#### WHAT IS NEEDED:
From the line containing "Iteratively Factor: n^4" onward to the last line of the data below, copy each line exactly and add nothing.

#### DATASET:
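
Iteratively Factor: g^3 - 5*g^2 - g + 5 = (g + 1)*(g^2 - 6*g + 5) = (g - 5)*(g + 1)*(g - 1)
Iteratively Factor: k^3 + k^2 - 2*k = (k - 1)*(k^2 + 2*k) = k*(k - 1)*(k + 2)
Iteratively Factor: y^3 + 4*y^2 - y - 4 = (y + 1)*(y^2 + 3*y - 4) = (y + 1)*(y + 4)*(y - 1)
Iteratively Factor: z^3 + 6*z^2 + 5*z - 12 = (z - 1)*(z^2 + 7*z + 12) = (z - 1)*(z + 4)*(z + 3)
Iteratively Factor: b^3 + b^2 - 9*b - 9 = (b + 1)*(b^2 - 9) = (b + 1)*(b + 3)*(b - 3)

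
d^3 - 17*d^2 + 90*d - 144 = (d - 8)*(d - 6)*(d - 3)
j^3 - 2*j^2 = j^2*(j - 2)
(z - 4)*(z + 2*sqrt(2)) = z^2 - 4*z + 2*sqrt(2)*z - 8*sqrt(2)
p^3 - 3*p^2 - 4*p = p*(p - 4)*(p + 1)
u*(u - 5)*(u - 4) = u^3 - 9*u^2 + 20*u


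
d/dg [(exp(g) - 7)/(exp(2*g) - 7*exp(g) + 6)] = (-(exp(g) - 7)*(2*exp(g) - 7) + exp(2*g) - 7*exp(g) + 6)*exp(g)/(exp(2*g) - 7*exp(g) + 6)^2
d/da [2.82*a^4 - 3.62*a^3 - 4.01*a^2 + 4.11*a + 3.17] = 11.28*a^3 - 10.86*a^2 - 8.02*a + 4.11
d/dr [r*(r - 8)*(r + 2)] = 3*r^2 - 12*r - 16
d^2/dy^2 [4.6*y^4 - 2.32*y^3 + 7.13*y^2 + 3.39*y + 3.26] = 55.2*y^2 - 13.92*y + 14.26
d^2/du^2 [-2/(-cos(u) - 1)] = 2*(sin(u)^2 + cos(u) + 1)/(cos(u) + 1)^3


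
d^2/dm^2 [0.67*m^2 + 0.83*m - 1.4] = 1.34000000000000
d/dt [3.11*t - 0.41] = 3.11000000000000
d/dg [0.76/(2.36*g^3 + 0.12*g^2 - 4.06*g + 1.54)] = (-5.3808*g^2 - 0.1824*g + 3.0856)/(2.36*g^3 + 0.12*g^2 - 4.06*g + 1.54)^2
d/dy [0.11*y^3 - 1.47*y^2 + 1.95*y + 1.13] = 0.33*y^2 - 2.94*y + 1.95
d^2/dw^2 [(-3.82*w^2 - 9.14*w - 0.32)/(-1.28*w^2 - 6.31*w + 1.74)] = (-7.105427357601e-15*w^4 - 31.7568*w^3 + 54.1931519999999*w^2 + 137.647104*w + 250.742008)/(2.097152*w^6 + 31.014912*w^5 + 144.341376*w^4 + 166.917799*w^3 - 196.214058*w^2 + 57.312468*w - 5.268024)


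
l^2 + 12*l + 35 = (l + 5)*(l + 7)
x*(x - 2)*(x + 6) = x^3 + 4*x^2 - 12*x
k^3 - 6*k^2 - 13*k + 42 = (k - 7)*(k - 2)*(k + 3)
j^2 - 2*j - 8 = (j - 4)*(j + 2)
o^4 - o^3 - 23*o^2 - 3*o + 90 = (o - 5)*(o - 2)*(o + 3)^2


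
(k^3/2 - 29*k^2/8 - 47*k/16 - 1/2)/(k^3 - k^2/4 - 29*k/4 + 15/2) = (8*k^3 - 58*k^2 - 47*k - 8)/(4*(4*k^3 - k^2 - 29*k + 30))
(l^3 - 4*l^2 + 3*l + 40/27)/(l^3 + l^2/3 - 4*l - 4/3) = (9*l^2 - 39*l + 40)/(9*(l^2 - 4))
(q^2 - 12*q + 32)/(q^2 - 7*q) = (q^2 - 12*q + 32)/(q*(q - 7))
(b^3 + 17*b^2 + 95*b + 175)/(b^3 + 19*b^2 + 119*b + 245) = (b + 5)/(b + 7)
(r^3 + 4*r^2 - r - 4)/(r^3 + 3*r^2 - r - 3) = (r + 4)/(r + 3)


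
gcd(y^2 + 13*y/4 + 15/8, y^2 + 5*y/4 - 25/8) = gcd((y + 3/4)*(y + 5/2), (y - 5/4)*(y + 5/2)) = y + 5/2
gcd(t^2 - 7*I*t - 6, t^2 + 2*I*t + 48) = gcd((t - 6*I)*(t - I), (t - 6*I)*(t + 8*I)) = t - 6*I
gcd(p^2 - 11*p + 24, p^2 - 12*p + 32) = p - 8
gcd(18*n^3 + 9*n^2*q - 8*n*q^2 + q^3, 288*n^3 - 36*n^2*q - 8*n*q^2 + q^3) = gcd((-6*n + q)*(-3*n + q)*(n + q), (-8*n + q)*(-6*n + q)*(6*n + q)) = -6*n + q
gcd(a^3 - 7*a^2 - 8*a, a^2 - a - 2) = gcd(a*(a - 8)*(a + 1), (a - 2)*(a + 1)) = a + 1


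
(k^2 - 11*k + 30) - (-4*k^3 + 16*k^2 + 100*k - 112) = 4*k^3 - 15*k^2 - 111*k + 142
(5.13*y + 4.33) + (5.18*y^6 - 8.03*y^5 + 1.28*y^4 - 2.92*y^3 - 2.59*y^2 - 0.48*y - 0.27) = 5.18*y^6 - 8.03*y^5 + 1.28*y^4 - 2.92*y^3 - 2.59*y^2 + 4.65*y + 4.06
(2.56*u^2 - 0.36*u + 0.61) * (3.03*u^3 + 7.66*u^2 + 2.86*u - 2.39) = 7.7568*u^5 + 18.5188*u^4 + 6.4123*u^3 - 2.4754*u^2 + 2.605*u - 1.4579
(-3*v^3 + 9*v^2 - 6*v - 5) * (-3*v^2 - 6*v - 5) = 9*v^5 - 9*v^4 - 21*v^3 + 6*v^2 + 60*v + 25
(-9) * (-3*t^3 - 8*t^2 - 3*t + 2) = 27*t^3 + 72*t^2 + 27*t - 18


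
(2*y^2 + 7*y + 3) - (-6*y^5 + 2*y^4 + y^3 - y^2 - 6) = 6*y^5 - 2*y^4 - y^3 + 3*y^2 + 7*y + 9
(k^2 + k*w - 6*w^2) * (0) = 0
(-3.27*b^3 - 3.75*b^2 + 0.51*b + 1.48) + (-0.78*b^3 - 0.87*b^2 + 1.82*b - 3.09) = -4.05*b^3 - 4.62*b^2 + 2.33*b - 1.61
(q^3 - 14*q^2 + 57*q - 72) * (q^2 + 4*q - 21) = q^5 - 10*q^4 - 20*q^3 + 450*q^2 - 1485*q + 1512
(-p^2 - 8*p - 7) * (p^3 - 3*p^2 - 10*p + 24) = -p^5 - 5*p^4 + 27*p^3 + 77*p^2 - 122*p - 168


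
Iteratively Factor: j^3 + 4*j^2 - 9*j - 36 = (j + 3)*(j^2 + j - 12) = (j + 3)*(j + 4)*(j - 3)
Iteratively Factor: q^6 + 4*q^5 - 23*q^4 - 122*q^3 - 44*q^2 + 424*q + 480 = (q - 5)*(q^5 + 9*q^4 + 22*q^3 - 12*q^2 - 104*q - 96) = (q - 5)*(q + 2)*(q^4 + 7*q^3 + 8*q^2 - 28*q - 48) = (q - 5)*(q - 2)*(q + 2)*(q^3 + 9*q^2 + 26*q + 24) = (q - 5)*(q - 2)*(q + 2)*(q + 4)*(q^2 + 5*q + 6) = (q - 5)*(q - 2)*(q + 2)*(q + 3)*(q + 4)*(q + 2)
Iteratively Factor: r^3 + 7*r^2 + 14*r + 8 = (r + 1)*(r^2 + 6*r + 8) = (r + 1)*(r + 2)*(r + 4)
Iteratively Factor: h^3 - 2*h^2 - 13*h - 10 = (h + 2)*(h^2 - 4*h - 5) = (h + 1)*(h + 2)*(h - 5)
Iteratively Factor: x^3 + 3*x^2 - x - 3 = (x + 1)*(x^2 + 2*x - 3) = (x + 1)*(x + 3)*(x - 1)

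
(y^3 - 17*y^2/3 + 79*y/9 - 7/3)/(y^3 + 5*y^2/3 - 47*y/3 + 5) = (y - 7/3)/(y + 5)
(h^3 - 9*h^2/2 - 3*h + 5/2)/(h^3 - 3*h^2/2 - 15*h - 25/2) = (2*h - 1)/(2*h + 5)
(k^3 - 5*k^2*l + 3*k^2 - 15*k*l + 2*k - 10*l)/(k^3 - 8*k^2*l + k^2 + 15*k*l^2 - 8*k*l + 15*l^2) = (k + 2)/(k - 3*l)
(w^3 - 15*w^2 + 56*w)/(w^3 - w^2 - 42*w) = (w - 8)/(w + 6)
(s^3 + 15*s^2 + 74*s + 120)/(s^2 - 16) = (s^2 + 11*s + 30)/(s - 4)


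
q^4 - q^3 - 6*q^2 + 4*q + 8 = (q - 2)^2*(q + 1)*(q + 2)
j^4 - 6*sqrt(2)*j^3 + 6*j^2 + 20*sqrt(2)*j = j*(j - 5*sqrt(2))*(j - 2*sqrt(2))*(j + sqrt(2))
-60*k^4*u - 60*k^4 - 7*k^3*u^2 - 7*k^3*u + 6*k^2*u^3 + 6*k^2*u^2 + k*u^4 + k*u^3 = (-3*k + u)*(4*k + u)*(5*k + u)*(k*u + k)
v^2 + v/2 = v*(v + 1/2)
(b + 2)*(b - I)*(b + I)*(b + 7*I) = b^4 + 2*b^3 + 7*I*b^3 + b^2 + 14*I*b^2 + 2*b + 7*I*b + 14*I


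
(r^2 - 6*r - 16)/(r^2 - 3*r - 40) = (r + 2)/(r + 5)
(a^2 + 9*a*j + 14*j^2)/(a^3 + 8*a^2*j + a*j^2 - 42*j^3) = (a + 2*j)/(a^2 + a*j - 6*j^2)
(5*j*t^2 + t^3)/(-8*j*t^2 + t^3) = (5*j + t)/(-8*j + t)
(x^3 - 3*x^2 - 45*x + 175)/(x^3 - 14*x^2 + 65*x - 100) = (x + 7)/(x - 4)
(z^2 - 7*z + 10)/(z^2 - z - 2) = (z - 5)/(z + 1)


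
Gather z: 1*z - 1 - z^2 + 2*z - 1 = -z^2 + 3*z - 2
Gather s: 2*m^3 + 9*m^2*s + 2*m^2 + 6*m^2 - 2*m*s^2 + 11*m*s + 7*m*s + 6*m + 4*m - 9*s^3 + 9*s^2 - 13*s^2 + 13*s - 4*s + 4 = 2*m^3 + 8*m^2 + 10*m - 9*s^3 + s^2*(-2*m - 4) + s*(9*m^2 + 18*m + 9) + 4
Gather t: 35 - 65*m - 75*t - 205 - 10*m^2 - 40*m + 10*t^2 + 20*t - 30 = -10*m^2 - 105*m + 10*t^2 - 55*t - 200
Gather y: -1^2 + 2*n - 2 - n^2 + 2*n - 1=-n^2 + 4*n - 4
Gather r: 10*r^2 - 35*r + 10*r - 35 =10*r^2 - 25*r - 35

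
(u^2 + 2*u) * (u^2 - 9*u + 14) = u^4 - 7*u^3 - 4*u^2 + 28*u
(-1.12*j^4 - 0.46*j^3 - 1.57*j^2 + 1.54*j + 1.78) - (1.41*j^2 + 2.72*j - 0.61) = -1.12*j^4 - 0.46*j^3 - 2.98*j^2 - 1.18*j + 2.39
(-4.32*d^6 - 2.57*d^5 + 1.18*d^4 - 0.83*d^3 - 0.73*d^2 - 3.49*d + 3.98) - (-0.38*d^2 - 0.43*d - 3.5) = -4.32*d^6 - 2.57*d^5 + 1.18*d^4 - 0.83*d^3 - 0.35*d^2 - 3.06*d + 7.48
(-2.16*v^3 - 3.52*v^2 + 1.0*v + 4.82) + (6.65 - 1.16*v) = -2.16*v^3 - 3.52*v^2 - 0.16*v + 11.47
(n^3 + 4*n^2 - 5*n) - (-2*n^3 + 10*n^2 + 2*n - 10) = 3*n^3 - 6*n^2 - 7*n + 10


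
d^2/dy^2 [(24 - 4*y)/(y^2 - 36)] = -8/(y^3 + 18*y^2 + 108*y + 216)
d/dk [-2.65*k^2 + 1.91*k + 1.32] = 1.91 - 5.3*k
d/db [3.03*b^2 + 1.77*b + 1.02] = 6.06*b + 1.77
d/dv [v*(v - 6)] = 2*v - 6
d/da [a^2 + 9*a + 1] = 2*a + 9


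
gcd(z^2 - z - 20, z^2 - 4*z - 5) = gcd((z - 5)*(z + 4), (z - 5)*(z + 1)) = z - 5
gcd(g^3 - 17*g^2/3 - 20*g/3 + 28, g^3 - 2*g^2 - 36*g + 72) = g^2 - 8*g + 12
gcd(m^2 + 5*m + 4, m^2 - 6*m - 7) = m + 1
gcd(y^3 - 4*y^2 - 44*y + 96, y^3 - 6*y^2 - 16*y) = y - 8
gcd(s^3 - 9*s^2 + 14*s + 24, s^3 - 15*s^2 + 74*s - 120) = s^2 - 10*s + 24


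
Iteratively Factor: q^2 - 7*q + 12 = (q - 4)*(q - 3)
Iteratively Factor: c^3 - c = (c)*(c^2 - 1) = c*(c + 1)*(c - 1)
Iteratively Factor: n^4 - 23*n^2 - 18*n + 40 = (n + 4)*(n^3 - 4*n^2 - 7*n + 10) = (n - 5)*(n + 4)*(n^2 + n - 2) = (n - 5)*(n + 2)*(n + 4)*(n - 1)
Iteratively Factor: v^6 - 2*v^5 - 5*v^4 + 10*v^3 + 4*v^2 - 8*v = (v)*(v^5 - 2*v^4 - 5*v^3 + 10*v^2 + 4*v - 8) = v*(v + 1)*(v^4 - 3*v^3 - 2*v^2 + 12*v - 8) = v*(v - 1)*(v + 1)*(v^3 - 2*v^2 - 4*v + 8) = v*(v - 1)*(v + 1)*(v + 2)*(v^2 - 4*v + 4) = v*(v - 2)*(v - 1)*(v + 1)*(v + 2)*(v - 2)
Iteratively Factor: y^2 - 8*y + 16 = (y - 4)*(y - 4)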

#### COMPLETED TASK:
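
Iteratively Factor: n^4 - 23*n^2 - 18*n + 40 = (n + 4)*(n^3 - 4*n^2 - 7*n + 10) = (n - 5)*(n + 4)*(n^2 + n - 2) = (n - 5)*(n + 2)*(n + 4)*(n - 1)
Iteratively Factor: v^6 - 2*v^5 - 5*v^4 + 10*v^3 + 4*v^2 - 8*v = (v)*(v^5 - 2*v^4 - 5*v^3 + 10*v^2 + 4*v - 8) = v*(v + 1)*(v^4 - 3*v^3 - 2*v^2 + 12*v - 8) = v*(v - 1)*(v + 1)*(v^3 - 2*v^2 - 4*v + 8) = v*(v - 1)*(v + 1)*(v + 2)*(v^2 - 4*v + 4) = v*(v - 2)*(v - 1)*(v + 1)*(v + 2)*(v - 2)
Iteratively Factor: y^2 - 8*y + 16 = (y - 4)*(y - 4)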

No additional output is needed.